--- Records Enclosed Below ---

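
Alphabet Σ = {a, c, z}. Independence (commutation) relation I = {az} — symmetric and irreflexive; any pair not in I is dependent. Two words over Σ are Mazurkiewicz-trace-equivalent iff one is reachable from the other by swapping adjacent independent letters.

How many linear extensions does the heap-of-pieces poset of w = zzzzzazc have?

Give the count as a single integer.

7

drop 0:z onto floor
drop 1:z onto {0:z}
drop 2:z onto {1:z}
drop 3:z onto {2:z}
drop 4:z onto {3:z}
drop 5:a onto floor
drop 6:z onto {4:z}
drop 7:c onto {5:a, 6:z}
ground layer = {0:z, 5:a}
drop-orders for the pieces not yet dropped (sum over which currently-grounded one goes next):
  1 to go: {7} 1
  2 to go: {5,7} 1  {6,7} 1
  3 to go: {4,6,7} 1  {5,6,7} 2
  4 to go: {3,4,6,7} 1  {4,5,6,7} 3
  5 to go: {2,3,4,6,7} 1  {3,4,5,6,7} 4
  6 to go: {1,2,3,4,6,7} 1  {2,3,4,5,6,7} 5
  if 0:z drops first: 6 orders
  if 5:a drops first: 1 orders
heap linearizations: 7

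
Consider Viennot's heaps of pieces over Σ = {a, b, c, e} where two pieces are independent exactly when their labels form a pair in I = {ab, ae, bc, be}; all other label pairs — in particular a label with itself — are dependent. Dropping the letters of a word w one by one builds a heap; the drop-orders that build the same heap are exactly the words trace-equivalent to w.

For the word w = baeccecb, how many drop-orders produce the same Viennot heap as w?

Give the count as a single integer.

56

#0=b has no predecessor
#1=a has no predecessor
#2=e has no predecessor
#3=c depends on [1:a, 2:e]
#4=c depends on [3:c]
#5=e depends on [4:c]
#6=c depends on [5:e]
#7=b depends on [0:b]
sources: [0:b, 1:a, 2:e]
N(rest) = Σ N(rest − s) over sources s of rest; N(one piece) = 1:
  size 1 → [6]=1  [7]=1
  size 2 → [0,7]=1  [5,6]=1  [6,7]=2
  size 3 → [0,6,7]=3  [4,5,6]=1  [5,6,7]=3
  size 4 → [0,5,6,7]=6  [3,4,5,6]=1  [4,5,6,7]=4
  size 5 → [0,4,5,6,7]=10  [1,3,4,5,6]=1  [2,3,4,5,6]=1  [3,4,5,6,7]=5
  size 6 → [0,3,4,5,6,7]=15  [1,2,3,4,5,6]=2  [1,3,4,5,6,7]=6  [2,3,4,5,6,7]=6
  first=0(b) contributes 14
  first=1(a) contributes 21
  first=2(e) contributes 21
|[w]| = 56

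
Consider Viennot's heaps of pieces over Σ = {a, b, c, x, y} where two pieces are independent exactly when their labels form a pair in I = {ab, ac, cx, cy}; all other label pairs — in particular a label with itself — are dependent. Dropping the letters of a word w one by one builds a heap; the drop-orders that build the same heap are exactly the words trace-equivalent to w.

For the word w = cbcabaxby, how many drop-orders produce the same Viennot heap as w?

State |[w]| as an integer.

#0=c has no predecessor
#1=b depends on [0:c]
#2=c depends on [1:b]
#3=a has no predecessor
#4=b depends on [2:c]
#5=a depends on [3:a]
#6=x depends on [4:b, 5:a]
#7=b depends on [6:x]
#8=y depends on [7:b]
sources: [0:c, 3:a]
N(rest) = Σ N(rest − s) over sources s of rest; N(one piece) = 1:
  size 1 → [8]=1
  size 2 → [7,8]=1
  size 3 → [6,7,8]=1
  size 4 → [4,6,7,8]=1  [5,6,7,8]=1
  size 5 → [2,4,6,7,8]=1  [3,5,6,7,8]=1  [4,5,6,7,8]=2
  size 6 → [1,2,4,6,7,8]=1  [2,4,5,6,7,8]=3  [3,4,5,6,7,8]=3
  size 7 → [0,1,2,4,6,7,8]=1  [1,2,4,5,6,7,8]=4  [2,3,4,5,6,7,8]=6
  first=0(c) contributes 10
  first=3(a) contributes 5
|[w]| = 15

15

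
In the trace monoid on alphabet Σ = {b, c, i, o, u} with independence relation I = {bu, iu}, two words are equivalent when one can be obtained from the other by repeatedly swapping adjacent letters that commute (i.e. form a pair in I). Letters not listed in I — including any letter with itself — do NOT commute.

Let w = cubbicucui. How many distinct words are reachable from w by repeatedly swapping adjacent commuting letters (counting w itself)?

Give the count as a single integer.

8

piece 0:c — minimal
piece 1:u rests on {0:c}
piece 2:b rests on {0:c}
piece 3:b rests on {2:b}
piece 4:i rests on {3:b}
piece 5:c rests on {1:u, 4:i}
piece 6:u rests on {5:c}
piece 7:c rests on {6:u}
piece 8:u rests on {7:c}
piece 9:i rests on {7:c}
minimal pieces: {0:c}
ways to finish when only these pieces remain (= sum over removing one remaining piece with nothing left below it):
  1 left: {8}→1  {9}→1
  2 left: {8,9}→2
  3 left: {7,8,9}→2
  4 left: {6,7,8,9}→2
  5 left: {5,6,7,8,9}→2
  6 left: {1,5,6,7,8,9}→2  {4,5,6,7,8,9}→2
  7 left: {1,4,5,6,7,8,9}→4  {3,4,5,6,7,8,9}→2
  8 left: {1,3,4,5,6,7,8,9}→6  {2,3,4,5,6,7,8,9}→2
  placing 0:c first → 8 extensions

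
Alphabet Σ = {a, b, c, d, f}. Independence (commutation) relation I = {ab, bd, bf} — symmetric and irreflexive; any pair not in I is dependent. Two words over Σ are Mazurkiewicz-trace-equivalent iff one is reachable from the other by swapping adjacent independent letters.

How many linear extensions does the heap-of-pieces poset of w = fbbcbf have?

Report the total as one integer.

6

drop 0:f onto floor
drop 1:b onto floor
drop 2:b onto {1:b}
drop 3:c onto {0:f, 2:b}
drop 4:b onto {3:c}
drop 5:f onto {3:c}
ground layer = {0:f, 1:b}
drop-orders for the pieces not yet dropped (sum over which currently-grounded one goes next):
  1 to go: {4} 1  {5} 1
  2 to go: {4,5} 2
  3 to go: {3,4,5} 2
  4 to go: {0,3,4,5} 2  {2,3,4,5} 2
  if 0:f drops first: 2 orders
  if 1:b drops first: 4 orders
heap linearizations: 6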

--- End of Enclosed Records ---

Problem details: Give back the complete data, each line unchanged.

Exercise output:
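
Alphabet Σ = {a, c, z}. Independence (commutation) relation I = {az} — symmetric and irreflexive; any pair not in I is dependent. Two words over Σ are Mazurkiewicz-trace-equivalent iff one is reachable from the other by swapping adjacent independent letters.

How many linear extensions does the heap-of-pieces poset of w = zzzzzazc have?

Give the count as a single integer.

7

drop 0:z onto floor
drop 1:z onto {0:z}
drop 2:z onto {1:z}
drop 3:z onto {2:z}
drop 4:z onto {3:z}
drop 5:a onto floor
drop 6:z onto {4:z}
drop 7:c onto {5:a, 6:z}
ground layer = {0:z, 5:a}
drop-orders for the pieces not yet dropped (sum over which currently-grounded one goes next):
  1 to go: {7} 1
  2 to go: {5,7} 1  {6,7} 1
  3 to go: {4,6,7} 1  {5,6,7} 2
  4 to go: {3,4,6,7} 1  {4,5,6,7} 3
  5 to go: {2,3,4,6,7} 1  {3,4,5,6,7} 4
  6 to go: {1,2,3,4,6,7} 1  {2,3,4,5,6,7} 5
  if 0:z drops first: 6 orders
  if 5:a drops first: 1 orders
heap linearizations: 7

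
Consider Viennot's heaps of pieces over Σ = {a, b, c, e} where two pieces are independent exactly when their labels form a pair in I = {ab, ae, bc, be}; all other label pairs — in particular a label with itself — are dependent. Dropping the letters of a word w one by one builds a heap; the drop-orders that build the same heap are exactly the words trace-equivalent to w.

For the word w = baeccecb, how many drop-orders produce the same Viennot heap as w?

Give the count as a single integer.

56

#0=b has no predecessor
#1=a has no predecessor
#2=e has no predecessor
#3=c depends on [1:a, 2:e]
#4=c depends on [3:c]
#5=e depends on [4:c]
#6=c depends on [5:e]
#7=b depends on [0:b]
sources: [0:b, 1:a, 2:e]
N(rest) = Σ N(rest − s) over sources s of rest; N(one piece) = 1:
  size 1 → [6]=1  [7]=1
  size 2 → [0,7]=1  [5,6]=1  [6,7]=2
  size 3 → [0,6,7]=3  [4,5,6]=1  [5,6,7]=3
  size 4 → [0,5,6,7]=6  [3,4,5,6]=1  [4,5,6,7]=4
  size 5 → [0,4,5,6,7]=10  [1,3,4,5,6]=1  [2,3,4,5,6]=1  [3,4,5,6,7]=5
  size 6 → [0,3,4,5,6,7]=15  [1,2,3,4,5,6]=2  [1,3,4,5,6,7]=6  [2,3,4,5,6,7]=6
  first=0(b) contributes 14
  first=1(a) contributes 21
  first=2(e) contributes 21
|[w]| = 56

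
Consider Viennot's heaps of pieces over Σ = {a, b, c, x, y} where two pieces are independent exactly when their labels form a pair in I = {ab, ac, cx, cy}; all other label pairs — in particular a label with itself — are dependent. Dropping the letters of a word w one by one builds a heap; the drop-orders that build the same heap are exactly the words trace-equivalent to w.

For the word w = cbcabaxby, how many drop-orders produce the same Viennot heap as w?

State |[w]| as an integer.

#0=c has no predecessor
#1=b depends on [0:c]
#2=c depends on [1:b]
#3=a has no predecessor
#4=b depends on [2:c]
#5=a depends on [3:a]
#6=x depends on [4:b, 5:a]
#7=b depends on [6:x]
#8=y depends on [7:b]
sources: [0:c, 3:a]
N(rest) = Σ N(rest − s) over sources s of rest; N(one piece) = 1:
  size 1 → [8]=1
  size 2 → [7,8]=1
  size 3 → [6,7,8]=1
  size 4 → [4,6,7,8]=1  [5,6,7,8]=1
  size 5 → [2,4,6,7,8]=1  [3,5,6,7,8]=1  [4,5,6,7,8]=2
  size 6 → [1,2,4,6,7,8]=1  [2,4,5,6,7,8]=3  [3,4,5,6,7,8]=3
  size 7 → [0,1,2,4,6,7,8]=1  [1,2,4,5,6,7,8]=4  [2,3,4,5,6,7,8]=6
  first=0(c) contributes 10
  first=3(a) contributes 5
|[w]| = 15

15

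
In the trace monoid on alphabet Σ = {b, c, i, o, u} with independence relation I = {bu, iu}, two words are equivalent when one can be obtained from the other by repeatedly swapping adjacent letters that commute (i.e. form a pair in I). Letters not listed in I — including any letter with itself — do NOT commute.

Let w = cubbicucui. How many distinct words are reachable from w by repeatedly swapping adjacent commuting letters (counting w itself)?

Give the count as a single integer.

8

piece 0:c — minimal
piece 1:u rests on {0:c}
piece 2:b rests on {0:c}
piece 3:b rests on {2:b}
piece 4:i rests on {3:b}
piece 5:c rests on {1:u, 4:i}
piece 6:u rests on {5:c}
piece 7:c rests on {6:u}
piece 8:u rests on {7:c}
piece 9:i rests on {7:c}
minimal pieces: {0:c}
ways to finish when only these pieces remain (= sum over removing one remaining piece with nothing left below it):
  1 left: {8}→1  {9}→1
  2 left: {8,9}→2
  3 left: {7,8,9}→2
  4 left: {6,7,8,9}→2
  5 left: {5,6,7,8,9}→2
  6 left: {1,5,6,7,8,9}→2  {4,5,6,7,8,9}→2
  7 left: {1,4,5,6,7,8,9}→4  {3,4,5,6,7,8,9}→2
  8 left: {1,3,4,5,6,7,8,9}→6  {2,3,4,5,6,7,8,9}→2
  placing 0:c first → 8 extensions

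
Alphabet Σ = {a, b, c, d, f}. Independence (commutation) relation I = {ab, bd, bf} — symmetric and irreflexive; any pair not in I is dependent. Two words over Σ are Mazurkiewicz-trace-equivalent iff one is reachable from the other by swapping adjacent independent letters.

How many linear extensions does the heap-of-pieces poset of w = fbbcbf have?

Report the total as one integer.

6

drop 0:f onto floor
drop 1:b onto floor
drop 2:b onto {1:b}
drop 3:c onto {0:f, 2:b}
drop 4:b onto {3:c}
drop 5:f onto {3:c}
ground layer = {0:f, 1:b}
drop-orders for the pieces not yet dropped (sum over which currently-grounded one goes next):
  1 to go: {4} 1  {5} 1
  2 to go: {4,5} 2
  3 to go: {3,4,5} 2
  4 to go: {0,3,4,5} 2  {2,3,4,5} 2
  if 0:f drops first: 2 orders
  if 1:b drops first: 4 orders
heap linearizations: 6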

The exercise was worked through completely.